***** RECORDS SHOWN *****
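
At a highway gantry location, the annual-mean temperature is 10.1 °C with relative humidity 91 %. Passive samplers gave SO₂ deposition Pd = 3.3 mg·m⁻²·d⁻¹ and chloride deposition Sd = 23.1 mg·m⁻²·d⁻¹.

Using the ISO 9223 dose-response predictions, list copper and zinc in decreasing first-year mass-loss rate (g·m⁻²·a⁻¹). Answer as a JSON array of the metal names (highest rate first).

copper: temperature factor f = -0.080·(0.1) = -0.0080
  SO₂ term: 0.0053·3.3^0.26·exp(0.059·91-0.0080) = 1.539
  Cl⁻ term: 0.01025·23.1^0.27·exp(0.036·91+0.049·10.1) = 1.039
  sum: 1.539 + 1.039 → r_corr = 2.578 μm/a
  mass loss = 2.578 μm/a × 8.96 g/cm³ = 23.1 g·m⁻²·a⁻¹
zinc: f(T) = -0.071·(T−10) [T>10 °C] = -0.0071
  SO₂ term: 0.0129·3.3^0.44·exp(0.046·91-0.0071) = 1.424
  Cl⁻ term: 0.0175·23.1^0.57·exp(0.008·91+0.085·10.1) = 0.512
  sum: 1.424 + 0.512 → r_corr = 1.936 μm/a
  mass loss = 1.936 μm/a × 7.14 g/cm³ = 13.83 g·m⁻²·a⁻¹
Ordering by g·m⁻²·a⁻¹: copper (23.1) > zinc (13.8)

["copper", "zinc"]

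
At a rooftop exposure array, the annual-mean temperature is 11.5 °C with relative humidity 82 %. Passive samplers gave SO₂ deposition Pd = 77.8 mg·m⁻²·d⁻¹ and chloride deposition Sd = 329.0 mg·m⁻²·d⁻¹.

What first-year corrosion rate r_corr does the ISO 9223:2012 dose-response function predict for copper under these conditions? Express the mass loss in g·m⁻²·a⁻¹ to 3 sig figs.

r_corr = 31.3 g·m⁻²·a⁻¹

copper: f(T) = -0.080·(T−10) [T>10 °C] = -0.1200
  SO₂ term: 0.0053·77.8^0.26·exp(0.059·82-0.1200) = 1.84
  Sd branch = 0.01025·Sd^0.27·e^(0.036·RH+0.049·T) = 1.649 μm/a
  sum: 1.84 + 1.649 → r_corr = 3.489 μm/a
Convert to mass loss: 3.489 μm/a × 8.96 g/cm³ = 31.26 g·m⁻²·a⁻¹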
*****
**PROBLEM STATEMENT**
The answer should hold the lines from the one containing "What first-year corrosion" through the end of the entries above, set down exactly, with both ends included.

**TASK RESPONSE**
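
What first-year corrosion rate r_corr does the ISO 9223:2012 dose-response function predict for copper under these conditions? Express the mass loss in g·m⁻²·a⁻¹ to 3 sig figs.

r_corr = 31.3 g·m⁻²·a⁻¹

copper: f(T) = -0.080·(T−10) [T>10 °C] = -0.1200
  SO₂ term: 0.0053·77.8^0.26·exp(0.059·82-0.1200) = 1.84
  Sd branch = 0.01025·Sd^0.27·e^(0.036·RH+0.049·T) = 1.649 μm/a
  sum: 1.84 + 1.649 → r_corr = 3.489 μm/a
Convert to mass loss: 3.489 μm/a × 8.96 g/cm³ = 31.26 g·m⁻²·a⁻¹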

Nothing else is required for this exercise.